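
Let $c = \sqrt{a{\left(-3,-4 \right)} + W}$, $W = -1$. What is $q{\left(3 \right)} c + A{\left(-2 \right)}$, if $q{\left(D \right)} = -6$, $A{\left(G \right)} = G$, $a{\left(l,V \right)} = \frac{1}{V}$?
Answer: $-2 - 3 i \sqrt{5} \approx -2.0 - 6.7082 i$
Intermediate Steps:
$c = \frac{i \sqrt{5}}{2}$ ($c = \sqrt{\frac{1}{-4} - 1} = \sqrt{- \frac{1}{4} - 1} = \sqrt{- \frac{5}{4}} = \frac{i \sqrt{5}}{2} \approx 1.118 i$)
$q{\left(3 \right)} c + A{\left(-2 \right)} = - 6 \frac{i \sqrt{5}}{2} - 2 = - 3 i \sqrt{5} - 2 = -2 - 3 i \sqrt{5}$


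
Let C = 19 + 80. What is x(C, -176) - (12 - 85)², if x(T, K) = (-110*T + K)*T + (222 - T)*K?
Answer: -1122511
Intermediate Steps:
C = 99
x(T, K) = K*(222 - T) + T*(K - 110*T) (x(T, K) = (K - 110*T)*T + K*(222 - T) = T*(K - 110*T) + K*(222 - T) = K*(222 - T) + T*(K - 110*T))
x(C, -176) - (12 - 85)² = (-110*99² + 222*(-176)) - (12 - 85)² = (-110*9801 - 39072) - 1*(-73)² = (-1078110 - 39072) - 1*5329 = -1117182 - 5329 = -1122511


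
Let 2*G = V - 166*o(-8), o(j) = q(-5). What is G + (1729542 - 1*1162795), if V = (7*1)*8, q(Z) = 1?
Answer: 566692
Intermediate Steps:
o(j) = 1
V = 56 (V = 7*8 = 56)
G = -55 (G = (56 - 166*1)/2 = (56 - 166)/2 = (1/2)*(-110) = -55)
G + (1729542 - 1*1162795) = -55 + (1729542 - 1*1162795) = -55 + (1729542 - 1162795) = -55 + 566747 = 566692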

...

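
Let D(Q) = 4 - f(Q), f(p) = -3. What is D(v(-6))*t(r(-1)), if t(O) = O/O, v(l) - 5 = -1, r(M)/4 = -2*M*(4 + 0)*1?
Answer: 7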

--

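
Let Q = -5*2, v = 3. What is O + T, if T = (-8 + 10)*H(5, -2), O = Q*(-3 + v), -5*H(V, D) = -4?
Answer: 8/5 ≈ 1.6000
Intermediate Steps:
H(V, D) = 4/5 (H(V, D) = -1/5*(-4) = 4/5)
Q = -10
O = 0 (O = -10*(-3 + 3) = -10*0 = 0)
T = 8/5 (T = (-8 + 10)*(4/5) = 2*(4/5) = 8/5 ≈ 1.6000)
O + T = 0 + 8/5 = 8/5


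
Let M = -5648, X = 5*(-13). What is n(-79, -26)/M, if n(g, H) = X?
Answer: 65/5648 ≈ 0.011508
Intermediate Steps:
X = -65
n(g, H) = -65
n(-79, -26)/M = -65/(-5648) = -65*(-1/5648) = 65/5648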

• _Aim of the task_
Only a number is expected: how many lines of the data include the string "Answer".

• _Solved problem_
6